WORK REQUIRED = All records are to be printed again exactly as they appear.

THE DATA =

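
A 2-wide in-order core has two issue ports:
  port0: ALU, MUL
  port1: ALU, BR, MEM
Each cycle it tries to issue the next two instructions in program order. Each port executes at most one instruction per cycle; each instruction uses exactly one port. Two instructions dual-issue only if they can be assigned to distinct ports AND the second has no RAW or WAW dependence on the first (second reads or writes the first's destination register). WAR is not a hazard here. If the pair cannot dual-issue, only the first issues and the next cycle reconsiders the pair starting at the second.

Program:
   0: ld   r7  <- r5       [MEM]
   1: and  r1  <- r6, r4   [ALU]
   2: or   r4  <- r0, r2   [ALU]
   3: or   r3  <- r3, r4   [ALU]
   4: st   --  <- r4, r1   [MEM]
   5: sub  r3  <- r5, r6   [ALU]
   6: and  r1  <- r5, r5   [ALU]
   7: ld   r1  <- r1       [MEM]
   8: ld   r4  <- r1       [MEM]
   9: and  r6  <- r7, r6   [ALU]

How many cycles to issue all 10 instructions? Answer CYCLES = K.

c0: i0/i1 ld/and  pair
c1: i2 or  RAW r4
c2: i3/i4 or/st  pair
c3: i5/i6 sub/and  pair
c4: i7 ld  no-port MEM/MEM
c5: i8/i9 ld/and  pair

CYCLES = 6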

SOLUTION TO THIS PROBLEM =
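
A 2-wide in-order core has two issue ports:
  port0: ALU, MUL
  port1: ALU, BR, MEM
Each cycle it tries to issue the next two instructions in program order. Each port executes at most one instruction per cycle; each instruction uses exactly one port. Two instructions dual-issue only if they can be assigned to distinct ports AND the second has no RAW or WAW dependence on the first (second reads or writes the first's destination register). WAR is not a hazard here. If the pair cannot dual-issue, only the first issues and the next cycle reconsiders the pair starting at the second.

Program:
   0: ld   r7  <- r5       [MEM]
   1: and  r1  <- r6, r4   [ALU]
   2: or   r4  <- r0, r2   [ALU]
   3: or   r3  <- r3, r4   [ALU]
   4: st   --  <- r4, r1   [MEM]
   5: sub  r3  <- r5, r6   [ALU]
   6: and  r1  <- r5, r5   [ALU]
   7: ld   r1  <- r1       [MEM]
   8: ld   r4  <- r1       [MEM]
   9: and  r6  <- r7, r6   [ALU]

How many cycles to issue all 10 instructions? Answer CYCLES = K.

c0: i0/i1 ld/and  pair
c1: i2 or  RAW r4
c2: i3/i4 or/st  pair
c3: i5/i6 sub/and  pair
c4: i7 ld  no-port MEM/MEM
c5: i8/i9 ld/and  pair

CYCLES = 6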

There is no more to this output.